EXERCISE OBJECTIVE
Below are the records; print them all without any alteration.

TASK MATERIAL
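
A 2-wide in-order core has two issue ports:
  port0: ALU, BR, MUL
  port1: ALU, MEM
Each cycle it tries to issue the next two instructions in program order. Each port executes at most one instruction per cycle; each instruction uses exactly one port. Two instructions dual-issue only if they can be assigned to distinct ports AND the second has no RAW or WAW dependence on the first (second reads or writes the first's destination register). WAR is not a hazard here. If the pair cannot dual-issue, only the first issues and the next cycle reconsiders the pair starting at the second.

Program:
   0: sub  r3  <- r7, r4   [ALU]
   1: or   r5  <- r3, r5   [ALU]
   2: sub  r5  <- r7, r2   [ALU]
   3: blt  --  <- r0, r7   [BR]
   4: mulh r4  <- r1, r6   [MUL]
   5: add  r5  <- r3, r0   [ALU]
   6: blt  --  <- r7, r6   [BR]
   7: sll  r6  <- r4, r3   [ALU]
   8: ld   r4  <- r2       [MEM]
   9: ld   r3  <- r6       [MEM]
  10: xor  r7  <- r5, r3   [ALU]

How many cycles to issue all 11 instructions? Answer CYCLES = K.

t=0 i0:sub ; RAW r3
t=1 i1:or ; WAW r5
t=2 i2+i3:sub+blt ; pair
t=3 i4+i5:mulh+add ; pair
t=4 i6+i7:blt+sll ; pair
t=5 i8:ld ; no-port MEM/MEM
t=6 i9:ld ; RAW r3
t=7 i10:xor ; tail

CYCLES = 8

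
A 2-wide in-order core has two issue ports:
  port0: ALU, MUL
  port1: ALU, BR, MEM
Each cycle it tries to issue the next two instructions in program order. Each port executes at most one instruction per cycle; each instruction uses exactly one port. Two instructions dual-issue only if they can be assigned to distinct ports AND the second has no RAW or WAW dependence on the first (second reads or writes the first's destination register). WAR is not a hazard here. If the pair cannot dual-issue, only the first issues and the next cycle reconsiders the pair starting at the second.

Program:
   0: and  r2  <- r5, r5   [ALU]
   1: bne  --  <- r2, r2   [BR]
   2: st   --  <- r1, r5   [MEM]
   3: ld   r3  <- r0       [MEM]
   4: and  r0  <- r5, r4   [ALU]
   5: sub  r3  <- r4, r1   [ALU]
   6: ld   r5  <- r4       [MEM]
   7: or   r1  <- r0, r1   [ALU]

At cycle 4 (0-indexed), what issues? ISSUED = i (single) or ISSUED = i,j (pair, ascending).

0. and.ALU @i0  | RAW r2
1. bne.BR @i1  | no-port BR/MEM
2. st.MEM @i2  | no-port MEM/MEM
3. ld.MEM and.ALU @i3+i4  | pair
4. sub.ALU ld.MEM @i5+i6  | pair
5. or.ALU @i7  | tail

ISSUED = 5,6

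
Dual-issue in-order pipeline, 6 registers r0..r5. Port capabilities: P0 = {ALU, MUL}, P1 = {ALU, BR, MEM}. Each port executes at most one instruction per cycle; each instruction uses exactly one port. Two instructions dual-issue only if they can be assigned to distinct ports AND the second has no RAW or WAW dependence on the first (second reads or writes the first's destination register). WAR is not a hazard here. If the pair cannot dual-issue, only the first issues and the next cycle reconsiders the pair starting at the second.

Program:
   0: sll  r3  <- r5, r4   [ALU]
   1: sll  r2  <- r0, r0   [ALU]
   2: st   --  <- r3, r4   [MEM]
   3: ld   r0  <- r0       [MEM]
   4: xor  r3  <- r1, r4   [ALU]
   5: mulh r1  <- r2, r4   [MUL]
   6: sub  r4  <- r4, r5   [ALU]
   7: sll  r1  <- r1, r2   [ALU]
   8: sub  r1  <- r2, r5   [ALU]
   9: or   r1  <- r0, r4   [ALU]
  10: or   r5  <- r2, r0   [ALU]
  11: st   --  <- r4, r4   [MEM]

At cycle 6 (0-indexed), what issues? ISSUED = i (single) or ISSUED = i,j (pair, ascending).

ISSUED = 9,10

[0] i0/i1  sll.ALU+sll.ALU  -- 2-wide
[1] i2  st.MEM  -- no-port MEM/MEM
[2] i3/i4  ld.MEM+xor.ALU  -- 2-wide
[3] i5/i6  mulh.MUL+sub.ALU  -- 2-wide
[4] i7  sll.ALU  -- WAW r1
[5] i8  sub.ALU  -- WAW r1
[6] i9/i10  or.ALU+or.ALU  -- 2-wide
[7] i11  st.MEM  -- tail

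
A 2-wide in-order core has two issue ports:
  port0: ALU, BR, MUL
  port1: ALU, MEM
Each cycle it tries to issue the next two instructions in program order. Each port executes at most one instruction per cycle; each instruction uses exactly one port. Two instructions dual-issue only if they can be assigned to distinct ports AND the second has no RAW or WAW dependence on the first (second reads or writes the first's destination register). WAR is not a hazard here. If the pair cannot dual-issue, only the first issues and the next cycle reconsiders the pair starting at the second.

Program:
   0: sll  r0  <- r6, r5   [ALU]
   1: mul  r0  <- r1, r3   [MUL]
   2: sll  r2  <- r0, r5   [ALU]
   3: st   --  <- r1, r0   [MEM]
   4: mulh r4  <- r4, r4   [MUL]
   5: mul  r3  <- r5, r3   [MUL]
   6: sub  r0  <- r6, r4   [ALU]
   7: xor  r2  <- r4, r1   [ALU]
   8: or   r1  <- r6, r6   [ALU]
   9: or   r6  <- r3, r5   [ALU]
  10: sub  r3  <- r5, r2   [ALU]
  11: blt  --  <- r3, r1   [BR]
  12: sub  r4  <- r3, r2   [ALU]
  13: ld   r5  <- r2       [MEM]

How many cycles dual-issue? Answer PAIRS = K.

c0: i0 sll.ALU  WAW r0
c1: i1 mul.MUL  RAW r0
c2: i2&i3 sll.ALU;st.MEM  dual
c3: i4 mulh.MUL  no-port MUL/MUL
c4: i5&i6 mul.MUL;sub.ALU  dual
c5: i7&i8 xor.ALU;or.ALU  dual
c6: i9&i10 or.ALU;sub.ALU  dual
c7: i11&i12 blt.BR;sub.ALU  dual
c8: i13 ld.MEM  tail

PAIRS = 5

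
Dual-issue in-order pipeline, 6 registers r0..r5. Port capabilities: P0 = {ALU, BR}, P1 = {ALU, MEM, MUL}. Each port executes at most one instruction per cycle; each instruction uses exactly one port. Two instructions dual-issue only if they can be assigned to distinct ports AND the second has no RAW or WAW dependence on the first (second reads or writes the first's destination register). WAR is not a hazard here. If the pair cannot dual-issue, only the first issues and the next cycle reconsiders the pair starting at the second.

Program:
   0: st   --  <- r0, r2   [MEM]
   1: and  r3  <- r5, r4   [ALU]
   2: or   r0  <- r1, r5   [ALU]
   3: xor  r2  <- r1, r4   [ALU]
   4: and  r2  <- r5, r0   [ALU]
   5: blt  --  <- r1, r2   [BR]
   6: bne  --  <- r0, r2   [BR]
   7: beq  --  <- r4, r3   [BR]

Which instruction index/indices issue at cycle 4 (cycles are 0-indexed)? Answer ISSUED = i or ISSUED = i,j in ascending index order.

[0] i0,i1  st and  -- dual
[1] i2,i3  or xor  -- dual
[2] i4  and  -- RAW r2
[3] i5  blt  -- no-port BR/BR
[4] i6  bne  -- no-port BR/BR
[5] i7  beq  -- tail

ISSUED = 6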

ANSWER TO THIS TASK
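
A 2-wide in-order core has two issue ports:
  port0: ALU, BR, MUL
  port1: ALU, MEM
Each cycle it tries to issue the next two instructions in program order. Each port executes at most one instruction per cycle; each instruction uses exactly one port. Two instructions dual-issue only if they can be assigned to distinct ports AND the second has no RAW or WAW dependence on the first (second reads or writes the first's destination register). WAR is not a hazard here. If the pair cannot dual-issue, only the first issues and the next cycle reconsiders the pair starting at the second.

Program:
   0: sub  r3  <- r7, r4   [ALU]
   1: or   r5  <- r3, r5   [ALU]
   2: sub  r5  <- r7, r2   [ALU]
   3: blt  --  <- r0, r7   [BR]
   4: mulh r4  <- r1, r6   [MUL]
   5: add  r5  <- r3, r0   [ALU]
   6: blt  --  <- r7, r6   [BR]
   7: sll  r6  <- r4, r3   [ALU]
   8: ld   r4  <- r2       [MEM]
   9: ld   r3  <- r6       [MEM]
  10: xor  r7  <- r5, r3   [ALU]

How many cycles to issue all 11 instructions? Answer CYCLES = K.

t=0 i0:sub ; RAW r3
t=1 i1:or ; WAW r5
t=2 i2+i3:sub+blt ; pair
t=3 i4+i5:mulh+add ; pair
t=4 i6+i7:blt+sll ; pair
t=5 i8:ld ; no-port MEM/MEM
t=6 i9:ld ; RAW r3
t=7 i10:xor ; tail

CYCLES = 8

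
A 2-wide in-order core has two issue ports:
  port0: ALU, MUL
  port1: ALU, BR, MEM
Each cycle it tries to issue the next two instructions in program order. Each port executes at most one instruction per cycle; each instruction uses exactly one port. Two instructions dual-issue only if they can be assigned to distinct ports AND the second has no RAW or WAW dependence on the first (second reads or writes the first's destination register). WAR is not a hazard here. If the pair cannot dual-issue, only the first issues and the next cycle reconsiders the pair starting at the second.

Program:
   0: and  r2  <- r5, r5   [ALU]
   1: bne  --  <- r2, r2   [BR]
   2: st   --  <- r1, r5   [MEM]
   3: ld   r3  <- r0       [MEM]
   4: and  r0  <- r5, r4   [ALU]
   5: sub  r3  <- r4, r1   [ALU]
   6: ld   r5  <- r4       [MEM]
   7: or   r1  <- r0, r1   [ALU]

At cycle 4 (0-indexed), what issues? ISSUED = i (single) or ISSUED = i,j (pair, ascending).

0. and.ALU @i0  | RAW r2
1. bne.BR @i1  | no-port BR/MEM
2. st.MEM @i2  | no-port MEM/MEM
3. ld.MEM and.ALU @i3+i4  | pair
4. sub.ALU ld.MEM @i5+i6  | pair
5. or.ALU @i7  | tail

ISSUED = 5,6

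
Dual-issue in-order pipeline, 6 registers r0..r5. Port capabilities: P0 = {ALU, MUL}, P1 = {ALU, BR, MEM}. Each port executes at most one instruction per cycle; each instruction uses exactly one port. Two instructions dual-issue only if they can be assigned to distinct ports AND the second has no RAW or WAW dependence on the first (second reads or writes the first's destination register). WAR is not a hazard here. If the pair cannot dual-issue, only the first issues and the next cycle reconsiders the pair starting at the second.

Program:
   0: sll  r3  <- r5, r4   [ALU]
   1: sll  r2  <- r0, r0   [ALU]
   2: st   --  <- r3, r4   [MEM]
   3: ld   r0  <- r0       [MEM]
   4: xor  r3  <- r1, r4   [ALU]
   5: mulh r1  <- r2, r4   [MUL]
   6: sub  r4  <- r4, r5   [ALU]
   7: sll  r1  <- r1, r2   [ALU]
   8: sub  r1  <- r2, r5   [ALU]
   9: or   r1  <- r0, r4   [ALU]
  10: or   r5  <- r2, r0   [ALU]
  11: st   --  <- r4, r4   [MEM]

At cycle 6 (0-indexed), what issues? ISSUED = i (single) or ISSUED = i,j (pair, ascending).

ISSUED = 9,10

[0] i0/i1  sll.ALU+sll.ALU  -- 2-wide
[1] i2  st.MEM  -- no-port MEM/MEM
[2] i3/i4  ld.MEM+xor.ALU  -- 2-wide
[3] i5/i6  mulh.MUL+sub.ALU  -- 2-wide
[4] i7  sll.ALU  -- WAW r1
[5] i8  sub.ALU  -- WAW r1
[6] i9/i10  or.ALU+or.ALU  -- 2-wide
[7] i11  st.MEM  -- tail

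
A 2-wide in-order core has two issue ports:
  port0: ALU, BR, MUL
  port1: ALU, MEM
Each cycle it tries to issue the next two instructions in program order. Each port executes at most one instruction per cycle; each instruction uses exactly one port. Two instructions dual-issue only if they can be assigned to distinct ports AND the second has no RAW or WAW dependence on the first (second reads or writes the first's destination register). WAR is not a hazard here. If the pair cannot dual-issue, only the first issues and the next cycle reconsiders the pair starting at the second.

Program:
   0: sll  r0  <- r6, r5   [ALU]
   1: mul  r0  <- r1, r3   [MUL]
   2: sll  r2  <- r0, r5   [ALU]
   3: st   --  <- r1, r0   [MEM]
   4: mulh r4  <- r4, r4   [MUL]
   5: mul  r3  <- r5, r3   [MUL]
   6: sub  r0  <- r6, r4   [ALU]
   7: xor  r2  <- r4, r1   [ALU]
   8: or   r1  <- r6, r6   [ALU]
   9: or   r6  <- r3, r5   [ALU]
  10: sub  r3  <- r5, r2   [ALU]
  11: blt  --  <- r3, r1   [BR]
  12: sub  r4  <- r3, r2   [ALU]
  13: ld   r5  <- r2       [MEM]

How many cycles dual-issue? Answer PAIRS = K.

c0: i0 sll.ALU  WAW r0
c1: i1 mul.MUL  RAW r0
c2: i2&i3 sll.ALU;st.MEM  dual
c3: i4 mulh.MUL  no-port MUL/MUL
c4: i5&i6 mul.MUL;sub.ALU  dual
c5: i7&i8 xor.ALU;or.ALU  dual
c6: i9&i10 or.ALU;sub.ALU  dual
c7: i11&i12 blt.BR;sub.ALU  dual
c8: i13 ld.MEM  tail

PAIRS = 5

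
Dual-issue in-order pipeline, 6 registers r0..r5. Port capabilities: P0 = {ALU, BR}, P1 = {ALU, MEM, MUL}. Each port executes at most one instruction per cycle; each instruction uses exactly one port. Two instructions dual-issue only if they can be assigned to distinct ports AND the second has no RAW or WAW dependence on the first (second reads or writes the first's destination register). WAR is not a hazard here. If the pair cannot dual-issue, only the first issues and the next cycle reconsiders the pair starting at the second.

Program:
   0: st   --  <- r0, r2   [MEM]
   1: and  r3  <- r5, r4   [ALU]
   2: or   r0  <- r1, r5   [ALU]
   3: xor  r2  <- r1, r4   [ALU]
   4: and  r2  <- r5, r0   [ALU]
   5: blt  --  <- r1, r2   [BR]
   6: bne  --  <- r0, r2   [BR]
   7: beq  --  <- r4, r3   [BR]

Which instruction index/indices issue at cycle 4 (cycles are 0-indexed)? Answer ISSUED = i or ISSUED = i,j in ascending index order.

[0] i0,i1  st and  -- dual
[1] i2,i3  or xor  -- dual
[2] i4  and  -- RAW r2
[3] i5  blt  -- no-port BR/BR
[4] i6  bne  -- no-port BR/BR
[5] i7  beq  -- tail

ISSUED = 6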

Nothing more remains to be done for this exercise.